_Work required_
Your answer should be the records below, repeated exactly as they stand.
# # #
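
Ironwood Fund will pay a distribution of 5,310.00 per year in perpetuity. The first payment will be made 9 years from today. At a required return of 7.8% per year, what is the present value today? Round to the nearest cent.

Value at end of year 8: C / r = 5,310.00 / 0.078 = 68,076.9231
Discount to today: PV = 68,076.9231 / (1 + 0.078)^8 = 68,076.9231 / 1.823686 = 37,329.30

37329.30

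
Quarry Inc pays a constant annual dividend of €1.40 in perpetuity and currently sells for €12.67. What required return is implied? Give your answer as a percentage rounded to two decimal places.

11.05%

P = C/r ⇒ r = C/P = €1.40/€12.67 = 0.110497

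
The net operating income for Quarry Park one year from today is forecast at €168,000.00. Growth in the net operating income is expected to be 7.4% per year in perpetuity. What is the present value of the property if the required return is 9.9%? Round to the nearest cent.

€6720000.00

Growing perpetuity: P = D₁ / (r − g) = €168,000.0000 / (0.099 − 0.074) = €6,720,000.00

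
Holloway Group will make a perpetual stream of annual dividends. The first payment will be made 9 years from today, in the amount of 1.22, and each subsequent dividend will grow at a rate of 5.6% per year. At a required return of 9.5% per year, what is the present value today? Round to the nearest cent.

Value at end of year 8: C₁ / (r − g) = 1.22 / (0.095 − 0.056) = 31.2821
Discount to today: PV = 31.2821 / (1 + 0.095)^8 = 31.2821 / 2.066869 = 15.13

15.13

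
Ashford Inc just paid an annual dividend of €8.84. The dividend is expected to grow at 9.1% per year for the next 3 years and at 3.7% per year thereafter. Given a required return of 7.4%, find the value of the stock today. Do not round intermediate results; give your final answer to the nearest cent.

€287.08

D_1 = 9.64444
D_2 = 10.52208
D_3 = 11.47959
Terminal value at year 3: TV = D_3×(1+g_2)/(r−g_2) = 11.90434/0.037 = 321.73888
P_0 = D_1/(1+r)^1 + D_2/(1+r)^2 + D_3/(1+r)^3 + TV/(1+r)^3
    = 8.97993 + 9.12207 + 9.26646 + 259.71122 = 287.07966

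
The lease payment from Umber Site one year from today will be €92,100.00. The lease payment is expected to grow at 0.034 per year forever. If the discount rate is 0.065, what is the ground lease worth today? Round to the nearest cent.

€2970967.74

Growing perpetuity: P = D₁ / (r − g) = €92,100.0000 / (0.065 − 0.034) = €2,970,967.74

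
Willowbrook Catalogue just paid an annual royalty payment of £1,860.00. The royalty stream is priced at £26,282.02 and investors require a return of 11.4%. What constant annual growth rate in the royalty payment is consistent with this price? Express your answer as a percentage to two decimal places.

P = D₀(1+g)/(r−g) ⇒ P(r−g) = D₀(1+g) ⇒ g(P+D₀) = P·r − D₀
g = (P·r − D₀)/(P + D₀) = (£26,282.02×0.114 − £1,860.00) / (£26,282.02 + £1,860.00) = 0.040372

4.04%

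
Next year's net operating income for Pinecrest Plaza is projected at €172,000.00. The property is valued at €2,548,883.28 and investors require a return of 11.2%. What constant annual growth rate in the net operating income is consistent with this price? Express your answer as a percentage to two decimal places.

4.45%

P = D₁/(r−g) ⇒ g = r − D₁/P = 0.112 − €172,000.00/€2,548,883.28 = 0.044519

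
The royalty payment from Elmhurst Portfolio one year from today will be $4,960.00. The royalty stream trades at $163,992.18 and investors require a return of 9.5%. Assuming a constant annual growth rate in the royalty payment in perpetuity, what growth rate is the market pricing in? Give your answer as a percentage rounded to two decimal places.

6.48%

P = D₁/(r−g) ⇒ g = r − D₁/P = 0.095 − $4,960.00/$163,992.18 = 0.064755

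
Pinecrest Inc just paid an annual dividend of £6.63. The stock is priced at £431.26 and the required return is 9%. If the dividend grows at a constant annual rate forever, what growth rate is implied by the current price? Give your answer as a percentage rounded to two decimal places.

7.35%

P = D₀(1+g)/(r−g) ⇒ P(r−g) = D₀(1+g) ⇒ g(P+D₀) = P·r − D₀
g = (P·r − D₀)/(P + D₀) = (£431.26×0.09 − £6.63) / (£431.26 + £6.63) = 0.073497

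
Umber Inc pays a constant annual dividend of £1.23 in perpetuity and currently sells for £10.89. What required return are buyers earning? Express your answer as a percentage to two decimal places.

11.29%

P = C/r ⇒ r = C/P = £1.23/£10.89 = 0.112948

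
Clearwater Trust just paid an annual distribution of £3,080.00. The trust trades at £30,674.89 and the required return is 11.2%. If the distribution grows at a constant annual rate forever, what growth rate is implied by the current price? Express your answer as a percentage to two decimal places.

P = D₀(1+g)/(r−g) ⇒ P(r−g) = D₀(1+g) ⇒ g(P+D₀) = P·r − D₀
g = (P·r − D₀)/(P + D₀) = (£30,674.89×0.112 − £3,080.00) / (£30,674.89 + £3,080.00) = 0.010534

1.05%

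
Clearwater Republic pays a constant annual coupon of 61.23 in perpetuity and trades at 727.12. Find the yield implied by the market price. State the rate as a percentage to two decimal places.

P = C/r ⇒ r = C/P = 61.23/727.12 = 0.084209

8.42%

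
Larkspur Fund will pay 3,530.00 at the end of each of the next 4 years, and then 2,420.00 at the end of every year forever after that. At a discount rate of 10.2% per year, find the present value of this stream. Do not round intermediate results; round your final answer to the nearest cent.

27228.86

PV of 4-year annuity: 3,530.00 × [1 − (1+0.102)^−4] / 0.102 = 11141.35202
Perpetuity value at year 4: 2,420.00 / 0.102 = 23725.49020
PV of perpetuity: 23725.49020 / (1+0.102)^4 = 16087.50949
Total PV = 11141.35202 + 16087.50949 = 27228.86151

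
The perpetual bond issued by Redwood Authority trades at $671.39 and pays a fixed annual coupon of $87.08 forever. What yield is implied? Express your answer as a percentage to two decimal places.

P = C/r ⇒ r = C/P = $87.08/$671.39 = 0.129701

12.97%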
# # #
_Task solution_
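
Ironwood Fund will pay a distribution of 5,310.00 per year in perpetuity. The first payment will be made 9 years from today. At a required return of 7.8% per year, what is the present value today? Round to the nearest cent.

Value at end of year 8: C / r = 5,310.00 / 0.078 = 68,076.9231
Discount to today: PV = 68,076.9231 / (1 + 0.078)^8 = 68,076.9231 / 1.823686 = 37,329.30

37329.30

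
Quarry Inc pays a constant annual dividend of €1.40 in perpetuity and currently sells for €12.67. What required return is implied? Give your answer as a percentage rounded to two decimal places.

11.05%

P = C/r ⇒ r = C/P = €1.40/€12.67 = 0.110497

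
The net operating income for Quarry Park one year from today is forecast at €168,000.00. Growth in the net operating income is expected to be 7.4% per year in perpetuity. What is the present value of the property if the required return is 9.9%? Round to the nearest cent.

€6720000.00

Growing perpetuity: P = D₁ / (r − g) = €168,000.0000 / (0.099 − 0.074) = €6,720,000.00

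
Holloway Group will make a perpetual stream of annual dividends. The first payment will be made 9 years from today, in the amount of 1.22, and each subsequent dividend will grow at a rate of 5.6% per year. At a required return of 9.5% per year, what is the present value today? Round to the nearest cent.

Value at end of year 8: C₁ / (r − g) = 1.22 / (0.095 − 0.056) = 31.2821
Discount to today: PV = 31.2821 / (1 + 0.095)^8 = 31.2821 / 2.066869 = 15.13

15.13

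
Ashford Inc just paid an annual dividend of €8.84. The dividend is expected to grow at 9.1% per year for the next 3 years and at 3.7% per year thereafter. Given a required return of 7.4%, find the value of the stock today. Do not round intermediate results; give your final answer to the nearest cent.

€287.08

D_1 = 9.64444
D_2 = 10.52208
D_3 = 11.47959
Terminal value at year 3: TV = D_3×(1+g_2)/(r−g_2) = 11.90434/0.037 = 321.73888
P_0 = D_1/(1+r)^1 + D_2/(1+r)^2 + D_3/(1+r)^3 + TV/(1+r)^3
    = 8.97993 + 9.12207 + 9.26646 + 259.71122 = 287.07966

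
The lease payment from Umber Site one year from today will be €92,100.00. The lease payment is expected to grow at 0.034 per year forever. If the discount rate is 0.065, what is the ground lease worth today? Round to the nearest cent.

€2970967.74

Growing perpetuity: P = D₁ / (r − g) = €92,100.0000 / (0.065 − 0.034) = €2,970,967.74

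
Willowbrook Catalogue just paid an annual royalty payment of £1,860.00. The royalty stream is priced at £26,282.02 and investors require a return of 11.4%. What constant annual growth rate in the royalty payment is consistent with this price? Express your answer as a percentage to two decimal places.

P = D₀(1+g)/(r−g) ⇒ P(r−g) = D₀(1+g) ⇒ g(P+D₀) = P·r − D₀
g = (P·r − D₀)/(P + D₀) = (£26,282.02×0.114 − £1,860.00) / (£26,282.02 + £1,860.00) = 0.040372

4.04%

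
Next year's net operating income for Pinecrest Plaza is projected at €172,000.00. The property is valued at €2,548,883.28 and investors require a return of 11.2%. What constant annual growth rate in the net operating income is consistent with this price? Express your answer as a percentage to two decimal places.

4.45%

P = D₁/(r−g) ⇒ g = r − D₁/P = 0.112 − €172,000.00/€2,548,883.28 = 0.044519

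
The royalty payment from Elmhurst Portfolio one year from today will be $4,960.00. The royalty stream trades at $163,992.18 and investors require a return of 9.5%. Assuming a constant annual growth rate in the royalty payment in perpetuity, what growth rate is the market pricing in? Give your answer as a percentage rounded to two decimal places.

6.48%

P = D₁/(r−g) ⇒ g = r − D₁/P = 0.095 − $4,960.00/$163,992.18 = 0.064755

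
Pinecrest Inc just paid an annual dividend of £6.63. The stock is priced at £431.26 and the required return is 9%. If the dividend grows at a constant annual rate forever, what growth rate is implied by the current price? Give your answer as a percentage rounded to two decimal places.

7.35%

P = D₀(1+g)/(r−g) ⇒ P(r−g) = D₀(1+g) ⇒ g(P+D₀) = P·r − D₀
g = (P·r − D₀)/(P + D₀) = (£431.26×0.09 − £6.63) / (£431.26 + £6.63) = 0.073497

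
Umber Inc pays a constant annual dividend of £1.23 in perpetuity and currently sells for £10.89. What required return are buyers earning? Express your answer as a percentage to two decimal places.

11.29%

P = C/r ⇒ r = C/P = £1.23/£10.89 = 0.112948

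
Clearwater Trust just paid an annual distribution of £3,080.00. The trust trades at £30,674.89 and the required return is 11.2%. If the distribution grows at a constant annual rate forever, what growth rate is implied by the current price? Express your answer as a percentage to two decimal places.

P = D₀(1+g)/(r−g) ⇒ P(r−g) = D₀(1+g) ⇒ g(P+D₀) = P·r − D₀
g = (P·r − D₀)/(P + D₀) = (£30,674.89×0.112 − £3,080.00) / (£30,674.89 + £3,080.00) = 0.010534

1.05%

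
Clearwater Republic pays a constant annual coupon of 61.23 in perpetuity and trades at 727.12. Find the yield implied by the market price. State the rate as a percentage to two decimal places.

P = C/r ⇒ r = C/P = 61.23/727.12 = 0.084209

8.42%

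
Larkspur Fund will pay 3,530.00 at the end of each of the next 4 years, and then 2,420.00 at the end of every year forever after that. At a discount rate of 10.2% per year, find the present value of this stream. Do not round intermediate results; round your final answer to the nearest cent.

27228.86

PV of 4-year annuity: 3,530.00 × [1 − (1+0.102)^−4] / 0.102 = 11141.35202
Perpetuity value at year 4: 2,420.00 / 0.102 = 23725.49020
PV of perpetuity: 23725.49020 / (1+0.102)^4 = 16087.50949
Total PV = 11141.35202 + 16087.50949 = 27228.86151

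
The perpetual bond issued by Redwood Authority trades at $671.39 and pays a fixed annual coupon of $87.08 forever. What yield is implied? Express your answer as a percentage to two decimal places.

P = C/r ⇒ r = C/P = $87.08/$671.39 = 0.129701

12.97%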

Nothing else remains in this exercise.